## TASK INPUT
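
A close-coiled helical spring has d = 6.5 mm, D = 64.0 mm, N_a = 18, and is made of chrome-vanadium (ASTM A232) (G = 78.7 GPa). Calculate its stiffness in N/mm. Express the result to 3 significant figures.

3.72 N/mm

k = Gd⁴/(8D³N_a) = (78.7×10³ × 6.5⁴) / (8 × 64.0³ × 18)
  = 1.40484e+08 / 3.77487e+07 = 3.7216 N/mm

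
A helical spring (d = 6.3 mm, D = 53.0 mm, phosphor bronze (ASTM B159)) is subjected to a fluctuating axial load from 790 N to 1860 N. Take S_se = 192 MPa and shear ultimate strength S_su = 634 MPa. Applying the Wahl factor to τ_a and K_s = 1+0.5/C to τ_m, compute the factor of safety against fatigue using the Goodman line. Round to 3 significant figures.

0.338

C = D/d = 53.0/6.3 = 8.4127; K_W = (4C−1)/(4C−4)+0.615/C = 1.1743; K_s = 1+0.5/C = 1.0594
F_a = (F_max−F_min)/2 = 535 N; F_m = (F_max+F_min)/2 = 1325 N
τ_a = K_W·8F_aD/(πd³) = 1.1743 × 288.77 = 339.09 MPa
τ_m = K_s·8F_mD/(πd³) = 1.0594 × 715.17 = 757.68 MPa
Goodman: 1/n_f = τ_a/S_se + τ_m/S_su = 339.09/192 + 757.68/634 = 1.76612 + 1.19507 = 2.9612
n_f = 1/2.9612 = 0.3377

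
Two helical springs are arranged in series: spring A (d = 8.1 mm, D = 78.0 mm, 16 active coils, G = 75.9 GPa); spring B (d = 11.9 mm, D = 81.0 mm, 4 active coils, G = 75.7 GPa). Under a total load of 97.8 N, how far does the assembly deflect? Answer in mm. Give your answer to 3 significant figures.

19.3 mm

k_A = Gd⁴/(8D³N_a) = (75.9×10³)(8.1⁴)/(8·78.0³·16) = 5.3788 N/mm
k_B = Gd⁴/(8D³N_a) = (75.7×10³)(11.9⁴)/(8·81.0³·4) = 89.264 N/mm
Series: 1/k_eq = 1/5.3788 + 1/89.264 = 0.19712; k_eq = 5.0731 N/mm
δ = F/k_eq = 97.8/5.0731 = 19.278 mm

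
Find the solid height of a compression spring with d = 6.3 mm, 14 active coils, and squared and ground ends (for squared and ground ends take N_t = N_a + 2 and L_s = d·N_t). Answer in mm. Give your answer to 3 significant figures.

101 mm

squared and ground ends: N_t = N_a + 2 = 14 + 2 = 16
L_s = d·N_t = 6.3 × 16 = 100.8 mm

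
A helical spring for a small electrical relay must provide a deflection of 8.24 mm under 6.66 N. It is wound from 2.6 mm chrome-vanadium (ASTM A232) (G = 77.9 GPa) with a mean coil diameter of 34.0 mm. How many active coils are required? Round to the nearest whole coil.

Required rate k = F/δ = 6.66/8.24 = 0.80825 N/mm
N_a = Gd⁴/(8D³k) = (77.9×10³ × 2.6⁴)/(8 × 34.0³ × 0.80825)
    = 3.55984e+06 / 254140 = 14.01 → 14 coils

14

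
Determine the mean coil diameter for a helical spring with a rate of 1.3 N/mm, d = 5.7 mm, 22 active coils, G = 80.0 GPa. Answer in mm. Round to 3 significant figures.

D = (Gd⁴/(8N_a·k))^(1/3) = (80.0×10³·5.7⁴/(8·22·1.3))^(1/3)
  = (369091)^(1/3) = 71.7317 mm

71.7 mm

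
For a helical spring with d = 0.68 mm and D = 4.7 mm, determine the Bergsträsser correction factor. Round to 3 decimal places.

C = D/d = 4.7/0.68 = 6.9118
K_B = (4C+2)/(4C−3) = 29.647/24.647 = 1.2029

1.203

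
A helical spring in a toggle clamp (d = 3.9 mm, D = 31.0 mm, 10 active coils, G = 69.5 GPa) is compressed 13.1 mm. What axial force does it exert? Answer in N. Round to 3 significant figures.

88.4 N

k = Gd⁴/(8D³N_a) = (69.5×10³)(3.9⁴)/(8·31.0³·10) = 6.7463 N/mm
F = k·δ = 6.7463 × 13.1 = 88.377 N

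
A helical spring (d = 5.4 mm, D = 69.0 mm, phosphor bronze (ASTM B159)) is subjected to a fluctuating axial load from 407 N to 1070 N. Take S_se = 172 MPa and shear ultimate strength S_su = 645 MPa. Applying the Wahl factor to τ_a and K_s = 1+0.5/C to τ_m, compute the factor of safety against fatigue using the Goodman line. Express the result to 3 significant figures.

C = D/d = 69.0/5.4 = 12.7778; K_W = (4C−1)/(4C−4)+0.615/C = 1.1118; K_s = 1+0.5/C = 1.0391
F_a = (F_max−F_min)/2 = 331.5 N; F_m = (F_max+F_min)/2 = 738.5 N
τ_a = K_W·8F_aD/(πd³) = 1.1118 × 369.91 = 411.27 MPa
τ_m = K_s·8F_mD/(πd³) = 1.0391 × 824.06 = 856.31 MPa
Goodman: 1/n_f = τ_a/S_se + τ_m/S_su = 411.27/172 + 856.31/645 = 2.39108 + 1.32760 = 3.7187
n_f = 1/3.7187 = 0.2689

0.269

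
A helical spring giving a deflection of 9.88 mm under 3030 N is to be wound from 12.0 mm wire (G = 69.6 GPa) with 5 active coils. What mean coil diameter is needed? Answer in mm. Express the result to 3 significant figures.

Required rate k = F/δ = 3030/9.88 = 306.68 N/mm
D = (Gd⁴/(8N_a·k))^(1/3) = (69.6×10³·12.0⁴/(8·5·306.68))^(1/3)
  = (117649)^(1/3) = 49.0000 mm

49.0 mm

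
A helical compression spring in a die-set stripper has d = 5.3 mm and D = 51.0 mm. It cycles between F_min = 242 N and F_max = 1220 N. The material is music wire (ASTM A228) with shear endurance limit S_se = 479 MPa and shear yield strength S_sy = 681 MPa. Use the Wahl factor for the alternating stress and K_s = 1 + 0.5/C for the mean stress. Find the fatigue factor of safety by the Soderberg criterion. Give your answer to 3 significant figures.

C = D/d = 51.0/5.3 = 9.6226; K_W = (4C−1)/(4C−4)+0.615/C = 1.1509; K_s = 1+0.5/C = 1.0520
F_a = (F_max−F_min)/2 = 489 N; F_m = (F_max+F_min)/2 = 731 N
τ_a = K_W·8F_aD/(πd³) = 1.1509 × 426.57 = 490.94 MPa
τ_m = K_s·8F_mD/(πd³) = 1.0520 × 637.68 = 670.81 MPa
Soderberg: 1/n_f = τ_a/S_se + τ_m/S_sy = 490.94/479 + 670.81/681 = 1.02492 + 0.98504 = 2.01
n_f = 1/2.01 = 0.4975

0.498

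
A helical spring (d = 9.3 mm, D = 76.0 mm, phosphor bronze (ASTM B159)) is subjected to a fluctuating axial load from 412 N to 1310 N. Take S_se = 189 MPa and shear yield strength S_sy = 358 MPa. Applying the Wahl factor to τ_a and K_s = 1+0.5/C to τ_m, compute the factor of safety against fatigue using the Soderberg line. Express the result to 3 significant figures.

0.776

C = D/d = 76.0/9.3 = 8.1720; K_W = (4C−1)/(4C−4)+0.615/C = 1.1798; K_s = 1+0.5/C = 1.0612
F_a = (F_max−F_min)/2 = 449 N; F_m = (F_max+F_min)/2 = 861 N
τ_a = K_W·8F_aD/(πd³) = 1.1798 × 108.03 = 127.46 MPa
τ_m = K_s·8F_mD/(πd³) = 1.0612 × 207.16 = 219.84 MPa
Soderberg: 1/n_f = τ_a/S_se + τ_m/S_sy = 127.46/189 + 219.84/358 = 0.67439 + 0.61407 = 1.2885
n_f = 1/1.2885 = 0.7761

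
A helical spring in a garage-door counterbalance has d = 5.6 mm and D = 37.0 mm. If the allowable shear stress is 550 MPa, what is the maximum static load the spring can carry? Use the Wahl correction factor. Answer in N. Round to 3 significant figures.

836 N

C = D/d = 37.0/5.6 = 6.6071
K_W = (4C−1)/(4C−4) + 0.615/C = 25.429/22.429 + 0.0931 = 1.2268
τ_max = K·8FD/(πd³) → F_max = τ_allow·πd³/(8DK)
F_max = 550·π·5.6³/(8·37.0·1.2268) = 3.0344e+05/363.14 = 835.6 N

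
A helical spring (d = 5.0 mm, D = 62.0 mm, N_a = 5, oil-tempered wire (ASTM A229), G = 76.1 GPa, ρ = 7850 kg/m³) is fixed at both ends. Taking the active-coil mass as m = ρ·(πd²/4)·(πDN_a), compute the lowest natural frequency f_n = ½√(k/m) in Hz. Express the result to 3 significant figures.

91.2 Hz

k = Gd⁴/(8D³N_a) = (76.1×10³)(5.0⁴)/(8·62.0³·5) = 4.9892 N/mm = 4989.2 N/m
Wire length L = πDN_a = π·62.0·5 = 973.89 mm
m = ρ·(πd²/4)·L = 7850 × 19.635×10⁻⁶ m² × 0.97389 m = 0.15011 kg
f_n = ½√(k/m) = 0.5·√(4989.2/0.15011) = 0.5·√(33237) = 91.155 Hz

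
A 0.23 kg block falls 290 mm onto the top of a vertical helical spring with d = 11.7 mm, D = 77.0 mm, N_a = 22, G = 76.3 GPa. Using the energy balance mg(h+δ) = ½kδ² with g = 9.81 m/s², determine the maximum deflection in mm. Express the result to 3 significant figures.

k = Gd⁴/(8D³N_a) = (76.3×10³)(11.7⁴)/(8·77.0³·22) = 17.794 N/mm
W = mg = 0.23 × 9.81 = 2.2563 N
½kδ² − Wδ − Wh = 0 → δ = (W + √(W² + 2kWh))/k
δ = (2.2563 + √(5.0909 + 23286.7))/17.794 = (2.2563 + 152.62)/17.794 = 8.7035 mm

8.70 mm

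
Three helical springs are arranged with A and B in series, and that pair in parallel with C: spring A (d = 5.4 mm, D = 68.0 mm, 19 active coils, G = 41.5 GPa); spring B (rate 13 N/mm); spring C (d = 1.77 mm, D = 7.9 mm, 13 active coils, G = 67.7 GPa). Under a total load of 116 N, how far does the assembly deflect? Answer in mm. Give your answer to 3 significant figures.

8.49 mm

k_A = Gd⁴/(8D³N_a) = (41.5×10³)(5.4⁴)/(8·68.0³·19) = 0.73833 N/mm
k_C = Gd⁴/(8D³N_a) = (67.7×10³)(1.77⁴)/(8·7.9³·13) = 12.959 N/mm
Springs A,B series: k_AB = 1/(1/0.73833+1/13) = 0.69865 N/mm; parallel with C: k_eq = 0.69865+12.959 = 13.658 N/mm
δ = F/k_eq = 116/13.658 = 8.4935 mm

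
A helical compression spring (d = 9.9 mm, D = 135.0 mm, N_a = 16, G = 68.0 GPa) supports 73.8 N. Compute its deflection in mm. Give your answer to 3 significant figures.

35.6 mm

k = Gd⁴/(8D³N_a) = (68.0×10³)(9.9⁴)/(8·135.0³·16) = 2.0741 N/mm
δ = F/k = 73.8 / 2.0741 = 35.581 mm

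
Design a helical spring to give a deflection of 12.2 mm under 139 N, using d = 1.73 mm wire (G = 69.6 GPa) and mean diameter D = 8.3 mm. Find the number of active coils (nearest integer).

12

Required rate k = F/δ = 139/12.2 = 11.393 N/mm
N_a = Gd⁴/(8D³k) = (69.6×10³ × 1.73⁴)/(8 × 8.3³ × 11.393)
    = 623439 / 52117 = 11.96 → 12 coils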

## PROBLEM DETAILS
Reproduce, with no other lines, the one containing "Design a helical" and all lines after it through the end of the data above.

## YOUR RESPONSE
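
Design a helical spring to give a deflection of 12.2 mm under 139 N, using d = 1.73 mm wire (G = 69.6 GPa) and mean diameter D = 8.3 mm. Find the number of active coils (nearest integer).

12

Required rate k = F/δ = 139/12.2 = 11.393 N/mm
N_a = Gd⁴/(8D³k) = (69.6×10³ × 1.73⁴)/(8 × 8.3³ × 11.393)
    = 623439 / 52117 = 11.96 → 12 coils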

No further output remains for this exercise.